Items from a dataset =
+---+

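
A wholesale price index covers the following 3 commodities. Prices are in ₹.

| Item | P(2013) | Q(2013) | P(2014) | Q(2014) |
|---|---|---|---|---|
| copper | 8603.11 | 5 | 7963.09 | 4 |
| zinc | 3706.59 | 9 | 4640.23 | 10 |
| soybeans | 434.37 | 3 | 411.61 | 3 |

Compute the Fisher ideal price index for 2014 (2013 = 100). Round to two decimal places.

107.91

Laspeyres component (base-period weights):
ΣP(2014)Q(2013) = 7963.09×5 + 4640.23×9 + 411.61×3 = 39815.45 + 41762.07 + 1234.83 = 82812.35
ΣP(2013)Q(2013) = 8603.11×5 + 3706.59×9 + 434.37×3 = 43015.55 + 33359.31 + 1303.11 = 77677.97
L = 82812.35 / 77677.97 × 100 = 106.6098
Paasche component (current-period weights):
ΣP(2014)Q(2014) = 7963.09×4 + 4640.23×10 + 411.61×3 = 31852.36 + 46402.3 + 1234.83 = 79489.49
ΣP(2013)Q(2014) = 8603.11×4 + 3706.59×10 + 434.37×3 = 34412.44 + 37065.9 + 1303.11 = 72781.45
P = 79489.49 / 72781.45 × 100 = 109.2167
Fisher = √(L × P) = √(106.6098 × 109.2167) = 107.9054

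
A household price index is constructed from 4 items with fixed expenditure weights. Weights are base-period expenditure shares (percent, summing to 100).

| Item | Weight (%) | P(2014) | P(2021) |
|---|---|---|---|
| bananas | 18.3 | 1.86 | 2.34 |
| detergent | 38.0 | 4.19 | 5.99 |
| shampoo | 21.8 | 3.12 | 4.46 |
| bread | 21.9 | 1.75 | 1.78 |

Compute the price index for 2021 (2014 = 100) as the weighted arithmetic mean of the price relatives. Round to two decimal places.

130.79

bananas: 18.3 × (2.34/1.86) = 18.3 × 1.258065 = 23.0226
detergent: 38.0 × (5.99/4.19) = 38.0 × 1.429594 = 54.3246
shampoo: 21.8 × (4.46/3.12) = 21.8 × 1.429487 = 31.1628
bread: 21.9 × (1.78/1.75) = 21.9 × 1.017143 = 22.2754
Index = Σ wᵢ·(p₁ᵢ/p₀ᵢ) = 23.0226 + 54.3246 + 31.1628 + 22.2754 = 130.7854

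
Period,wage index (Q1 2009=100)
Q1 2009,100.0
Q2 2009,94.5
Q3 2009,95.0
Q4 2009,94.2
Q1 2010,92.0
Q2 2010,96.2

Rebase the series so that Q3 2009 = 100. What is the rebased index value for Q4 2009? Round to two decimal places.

Rebased(Q4 2009) = 94.2 / 95.0 × 100 = 99.1579

99.16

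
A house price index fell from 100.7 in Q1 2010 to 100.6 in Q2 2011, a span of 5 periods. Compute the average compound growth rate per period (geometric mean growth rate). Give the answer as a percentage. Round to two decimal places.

Growth factor = (100.6/100.7)^(1/5) = (0.999007)^(1/5) = 0.999801
Growth rate = 0.999801 − 1 = -0.000199 = -0.0199%

-0.02%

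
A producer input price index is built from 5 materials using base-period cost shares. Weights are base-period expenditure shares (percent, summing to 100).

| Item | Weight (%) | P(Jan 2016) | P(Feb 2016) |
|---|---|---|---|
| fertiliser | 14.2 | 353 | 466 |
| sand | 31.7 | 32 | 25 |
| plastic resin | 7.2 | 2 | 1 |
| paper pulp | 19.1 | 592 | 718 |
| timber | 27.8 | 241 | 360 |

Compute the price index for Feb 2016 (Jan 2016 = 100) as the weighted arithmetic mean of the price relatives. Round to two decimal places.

111.80

fertiliser: 14.2 × (466/353) = 14.2 × 1.320113 = 18.7456
sand: 31.7 × (25/32) = 31.7 × 0.781250 = 24.7656
plastic resin: 7.2 × (1/2) = 7.2 × 0.500000 = 3.6000
paper pulp: 19.1 × (718/592) = 19.1 × 1.212838 = 23.1652
timber: 27.8 × (360/241) = 27.8 × 1.493776 = 41.5270
Index = Σ wᵢ·(p₁ᵢ/p₀ᵢ) = 18.7456 + 24.7656 + 3.6000 + 23.1652 + 41.5270 = 111.8034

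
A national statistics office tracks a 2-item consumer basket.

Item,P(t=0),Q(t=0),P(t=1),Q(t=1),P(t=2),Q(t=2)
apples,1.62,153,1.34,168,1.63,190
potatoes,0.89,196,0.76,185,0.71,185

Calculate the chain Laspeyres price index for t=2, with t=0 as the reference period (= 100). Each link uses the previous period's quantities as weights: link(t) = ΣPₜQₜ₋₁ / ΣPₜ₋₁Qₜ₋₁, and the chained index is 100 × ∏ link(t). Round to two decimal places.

92.87

Link t=0→t=1:
ΣP(t=1)Q(t=0) = 1.34×153 + 0.76×196 = 205.02 + 148.96 = 353.98
ΣP(t=0)Q(t=0) = 1.62×153 + 0.89×196 = 247.86 + 174.44 = 422.3
link = 353.98/422.3 = 0.838219
Link t=1→t=2:
ΣP(t=2)Q(t=1) = 1.63×168 + 0.71×185 = 273.84 + 131.35 = 405.19
ΣP(t=1)Q(t=1) = 1.34×168 + 0.76×185 = 225.12 + 140.6 = 365.72
link = 405.19/365.72 = 1.107924
Chained index = 100 × 0.838219 × 1.107924 = 92.8683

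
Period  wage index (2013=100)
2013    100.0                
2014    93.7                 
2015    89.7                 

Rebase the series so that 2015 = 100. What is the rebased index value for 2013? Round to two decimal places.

111.48

Rebased(2013) = 100.0 / 89.7 × 100 = 111.4827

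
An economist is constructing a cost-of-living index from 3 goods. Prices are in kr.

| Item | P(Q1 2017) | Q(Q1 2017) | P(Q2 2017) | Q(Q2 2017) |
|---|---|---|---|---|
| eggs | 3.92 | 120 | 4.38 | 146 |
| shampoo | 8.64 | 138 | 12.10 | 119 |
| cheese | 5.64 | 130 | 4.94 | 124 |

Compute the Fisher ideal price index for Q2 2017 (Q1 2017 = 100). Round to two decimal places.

Laspeyres component (base-period weights):
ΣP(Q2 2017)Q(Q1 2017) = 4.38×120 + 12.10×138 + 4.94×130 = 525.6 + 1669.8 + 642.2 = 2837.6
ΣP(Q1 2017)Q(Q1 2017) = 3.92×120 + 8.64×138 + 5.64×130 = 470.4 + 1192.32 + 733.2 = 2395.92
L = 2837.6 / 2395.92 × 100 = 118.4347
Paasche component (current-period weights):
ΣP(Q2 2017)Q(Q2 2017) = 4.38×146 + 12.10×119 + 4.94×124 = 639.48 + 1439.9 + 612.56 = 2691.94
ΣP(Q1 2017)Q(Q2 2017) = 3.92×146 + 8.64×119 + 5.64×124 = 572.32 + 1028.16 + 699.36 = 2299.84
P = 2691.94 / 2299.84 × 100 = 117.0490
Fisher = √(L × P) = √(118.4347 × 117.0490) = 117.7398

117.74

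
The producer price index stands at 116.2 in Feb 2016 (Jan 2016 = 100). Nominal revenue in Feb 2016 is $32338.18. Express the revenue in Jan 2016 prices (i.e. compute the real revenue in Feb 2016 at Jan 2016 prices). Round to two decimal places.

27829.76

Real = Nominal ÷ (Index/100) = 32338.18 ÷ (116.2/100)
     = 32338.18 ÷ 1.162 = 27829.7590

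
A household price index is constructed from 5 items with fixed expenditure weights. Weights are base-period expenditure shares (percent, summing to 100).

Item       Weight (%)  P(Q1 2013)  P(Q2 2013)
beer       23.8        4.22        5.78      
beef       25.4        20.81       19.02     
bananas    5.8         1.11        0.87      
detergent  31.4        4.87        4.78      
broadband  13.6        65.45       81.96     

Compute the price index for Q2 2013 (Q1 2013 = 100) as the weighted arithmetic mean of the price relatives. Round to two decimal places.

108.21

beer: 23.8 × (5.78/4.22) = 23.8 × 1.369668 = 32.5981
beef: 25.4 × (19.02/20.81) = 25.4 × 0.913984 = 23.2152
bananas: 5.8 × (0.87/1.11) = 5.8 × 0.783784 = 4.5459
detergent: 31.4 × (4.78/4.87) = 31.4 × 0.981520 = 30.8197
broadband: 13.6 × (81.96/65.45) = 13.6 × 1.252254 = 17.0306
Index = Σ wᵢ·(p₁ᵢ/p₀ᵢ) = 32.5981 + 23.2152 + 4.5459 + 30.8197 + 17.0306 = 108.2096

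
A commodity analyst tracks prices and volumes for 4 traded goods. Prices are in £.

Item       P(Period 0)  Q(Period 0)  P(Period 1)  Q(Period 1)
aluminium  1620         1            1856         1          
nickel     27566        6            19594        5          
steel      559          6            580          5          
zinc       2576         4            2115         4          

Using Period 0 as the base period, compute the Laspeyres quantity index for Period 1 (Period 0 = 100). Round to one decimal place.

84.4

Laspeyres quantity index uses base-period prices as weights.
ΣP(Period 0)·Q(Period 1) = 1620×1 + 27566×5 + 559×5 + 2576×4 = 1620 + 137830 + 2795 + 10304 = 152549
ΣP(Period 0)·Q(Period 0) = 1620×1 + 27566×6 + 559×6 + 2576×4 = 1620 + 165396 + 3354 + 10304 = 180674
Index = 152549 / 180674 × 100 = 84.4333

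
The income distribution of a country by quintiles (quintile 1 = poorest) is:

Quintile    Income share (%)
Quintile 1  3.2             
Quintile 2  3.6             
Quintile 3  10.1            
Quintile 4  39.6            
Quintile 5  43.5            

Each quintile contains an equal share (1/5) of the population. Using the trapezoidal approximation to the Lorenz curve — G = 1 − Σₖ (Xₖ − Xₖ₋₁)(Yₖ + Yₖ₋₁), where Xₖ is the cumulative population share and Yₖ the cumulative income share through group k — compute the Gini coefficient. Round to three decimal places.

Cumulative income shares Yₖ: 0.0320, 0.0680, 0.1690, 0.5650, 1.0000
Σ (Xₖ−Xₖ₋₁)(Yₖ+Yₖ₋₁) = (1/5)(0.0320+0.0000) + (1/5)(0.0680+0.0320) + (1/5)(0.1690+0.0680) + (1/5)(0.5650+0.1690) + (1/5)(1.0000+0.5650)
  = 0.0064 + 0.0200 + 0.0474 + 0.1468 + 0.3130 = 0.5336
G = 1 − 0.5336 = 0.4664

0.466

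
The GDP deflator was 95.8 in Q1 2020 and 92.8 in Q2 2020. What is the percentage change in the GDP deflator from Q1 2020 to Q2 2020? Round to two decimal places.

Change = (92.8 − 95.8) / 95.8 × 100
       = -3.0 / 95.8 × 100 = -3.1315%

-3.13%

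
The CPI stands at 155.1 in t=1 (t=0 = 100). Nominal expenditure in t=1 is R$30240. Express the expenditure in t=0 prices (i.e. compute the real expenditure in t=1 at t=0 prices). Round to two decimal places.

Real = Nominal ÷ (Index/100) = 30240 ÷ (155.1/100)
     = 30240 ÷ 1.551 = 19497.0986

19497.10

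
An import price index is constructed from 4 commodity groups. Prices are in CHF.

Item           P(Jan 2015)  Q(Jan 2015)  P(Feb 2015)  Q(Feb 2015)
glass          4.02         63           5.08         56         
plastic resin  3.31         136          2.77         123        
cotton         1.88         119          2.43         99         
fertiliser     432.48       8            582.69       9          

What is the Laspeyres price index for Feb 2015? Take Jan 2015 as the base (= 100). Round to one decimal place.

128.7

Laspeyres price index uses base-period quantities as weights.
ΣP(Feb 2015)·Q(Jan 2015) = 5.08×63 + 2.77×136 + 2.43×119 + 582.69×8 = 320.04 + 376.72 + 289.17 + 4661.52 = 5647.45
ΣP(Jan 2015)·Q(Jan 2015) = 4.02×63 + 3.31×136 + 1.88×119 + 432.48×8 = 253.26 + 450.16 + 223.72 + 3459.84 = 4386.98
Index = 5647.45 / 4386.98 × 100 = 128.7321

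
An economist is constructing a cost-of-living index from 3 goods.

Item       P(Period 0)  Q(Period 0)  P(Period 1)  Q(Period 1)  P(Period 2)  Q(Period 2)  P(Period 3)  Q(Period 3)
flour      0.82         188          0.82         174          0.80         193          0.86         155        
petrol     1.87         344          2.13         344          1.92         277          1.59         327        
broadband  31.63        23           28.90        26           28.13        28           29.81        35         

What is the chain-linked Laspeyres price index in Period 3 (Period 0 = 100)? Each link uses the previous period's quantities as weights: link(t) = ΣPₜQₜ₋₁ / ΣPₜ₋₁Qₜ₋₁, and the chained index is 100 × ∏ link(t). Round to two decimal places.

Link Period 0→Period 1:
ΣP(Period 1)Q(Period 0) = 0.82×188 + 2.13×344 + 28.90×23 = 154.16 + 732.72 + 664.7 = 1551.58
ΣP(Period 0)Q(Period 0) = 0.82×188 + 1.87×344 + 31.63×23 = 154.16 + 643.28 + 727.49 = 1524.93
link = 1551.58/1524.93 = 1.017476
Link Period 1→Period 2:
ΣP(Period 2)Q(Period 1) = 0.80×174 + 1.92×344 + 28.13×26 = 139.2 + 660.48 + 731.38 = 1531.06
ΣP(Period 1)Q(Period 1) = 0.82×174 + 2.13×344 + 28.90×26 = 142.68 + 732.72 + 751.4 = 1626.8
link = 1531.06/1626.8 = 0.941148
Link Period 2→Period 3:
ΣP(Period 3)Q(Period 2) = 0.86×193 + 1.59×277 + 29.81×28 = 165.98 + 440.43 + 834.68 = 1441.09
ΣP(Period 2)Q(Period 2) = 0.80×193 + 1.92×277 + 28.13×28 = 154.4 + 531.84 + 787.64 = 1473.88
link = 1441.09/1473.88 = 0.977753
Chained index = 100 × 1.017476 × 0.941148 × 0.977753 = 93.6292

93.63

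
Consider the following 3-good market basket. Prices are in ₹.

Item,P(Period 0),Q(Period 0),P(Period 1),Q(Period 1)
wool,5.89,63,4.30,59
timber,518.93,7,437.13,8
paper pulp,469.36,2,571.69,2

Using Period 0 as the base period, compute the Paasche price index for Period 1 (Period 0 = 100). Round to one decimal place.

Paasche price index uses current-period quantities as weights.
ΣP(Period 1)·Q(Period 1) = 4.30×59 + 437.13×8 + 571.69×2 = 253.7 + 3497.04 + 1143.38 = 4894.12
ΣP(Period 0)·Q(Period 1) = 5.89×59 + 518.93×8 + 469.36×2 = 347.51 + 4151.44 + 938.72 = 5437.67
Index = 4894.12 / 5437.67 × 100 = 90.0040

90.0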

+---+

WHAT YOU SHOULD DO = From the entries above, restate word for word the lines from the line containing "Compute the price index for 2021" to the line containing "241 | 360 |", both ends included, and nothing more.

RESULT OF THE EXERCISE =
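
Compute the price index for 2021 (2014 = 100) as the weighted arithmetic mean of the price relatives. Round to two decimal places.

130.79

bananas: 18.3 × (2.34/1.86) = 18.3 × 1.258065 = 23.0226
detergent: 38.0 × (5.99/4.19) = 38.0 × 1.429594 = 54.3246
shampoo: 21.8 × (4.46/3.12) = 21.8 × 1.429487 = 31.1628
bread: 21.9 × (1.78/1.75) = 21.9 × 1.017143 = 22.2754
Index = Σ wᵢ·(p₁ᵢ/p₀ᵢ) = 23.0226 + 54.3246 + 31.1628 + 22.2754 = 130.7854

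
Period,wage index (Q1 2009=100)
Q1 2009,100.0
Q2 2009,94.5
Q3 2009,95.0
Q4 2009,94.2
Q1 2010,92.0
Q2 2010,96.2

Rebase the series so that Q3 2009 = 100. What is the rebased index value for Q4 2009? Round to two decimal places.

Rebased(Q4 2009) = 94.2 / 95.0 × 100 = 99.1579

99.16

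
A house price index fell from 100.7 in Q1 2010 to 100.6 in Q2 2011, a span of 5 periods. Compute the average compound growth rate per period (geometric mean growth rate). Give the answer as a percentage. Round to two decimal places.

Growth factor = (100.6/100.7)^(1/5) = (0.999007)^(1/5) = 0.999801
Growth rate = 0.999801 − 1 = -0.000199 = -0.0199%

-0.02%

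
A producer input price index is built from 5 materials using base-period cost shares. Weights are base-period expenditure shares (percent, summing to 100).

| Item | Weight (%) | P(Jan 2016) | P(Feb 2016) |
|---|---|---|---|
| fertiliser | 14.2 | 353 | 466 |
| sand | 31.7 | 32 | 25 |
| plastic resin | 7.2 | 2 | 1 |
| paper pulp | 19.1 | 592 | 718 |
| timber | 27.8 | 241 | 360 |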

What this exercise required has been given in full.